Problem statement ▸ In the records below, find the line that contains "Random variable: A" and repeat it, along with each line after it, exactly as written.

Records supplied ▸
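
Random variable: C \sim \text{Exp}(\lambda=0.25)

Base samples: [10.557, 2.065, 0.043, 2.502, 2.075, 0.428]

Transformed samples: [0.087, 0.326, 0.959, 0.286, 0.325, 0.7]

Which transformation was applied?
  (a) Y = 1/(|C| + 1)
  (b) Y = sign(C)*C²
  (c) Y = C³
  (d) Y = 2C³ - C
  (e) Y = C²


Checking option (a) Y = 1/(|C| + 1):
  C = 10.557 -> Y = 0.087 ✓
  C = 2.065 -> Y = 0.326 ✓
  C = 0.043 -> Y = 0.959 ✓
All samples match this transformation.

(a) 1/(|C| + 1)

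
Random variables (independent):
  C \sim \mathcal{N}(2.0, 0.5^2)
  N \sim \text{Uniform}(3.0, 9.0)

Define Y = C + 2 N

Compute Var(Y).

For independent RVs: Var(aX + bY) = a²Var(X) + b²Var(Y)
Var(C) = 0.25
Var(N) = 3
Var(Y) = 1²*0.25 + 2²*3
= 1*0.25 + 4*3 = 12.25

12.25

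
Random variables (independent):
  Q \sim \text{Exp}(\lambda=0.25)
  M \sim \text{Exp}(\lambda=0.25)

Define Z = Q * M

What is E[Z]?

For independent RVs: E[XY] = E[X]*E[Y]
E[Q] = 4
E[M] = 4
E[Z] = 4 * 4 = 16

16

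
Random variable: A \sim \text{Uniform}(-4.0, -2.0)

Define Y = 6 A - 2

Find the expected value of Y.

For Y = 6A - 2:
E[Y] = 6 * E[A] - 2
E[A] = (-4 - 2)/2 = -3
E[Y] = 6 * (-3) - 2 = -20

-20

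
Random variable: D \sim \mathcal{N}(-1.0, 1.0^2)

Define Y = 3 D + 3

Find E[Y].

For Y = 3D + 3:
E[Y] = 3 * E[D] + 3
E[D] = -1.0 = -1
E[Y] = 3 * (-1) + 3 = 0

0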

Answer to the problem ▸
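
Random variable: A \sim \text{Uniform}(-4.0, -2.0)

Define Y = 6 A - 2

Find the expected value of Y.

For Y = 6A - 2:
E[Y] = 6 * E[A] - 2
E[A] = (-4 - 2)/2 = -3
E[Y] = 6 * (-3) - 2 = -20

-20

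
Random variable: D \sim \mathcal{N}(-1.0, 1.0^2)

Define Y = 3 D + 3

Find E[Y].

For Y = 3D + 3:
E[Y] = 3 * E[D] + 3
E[D] = -1.0 = -1
E[Y] = 3 * (-1) + 3 = 0

0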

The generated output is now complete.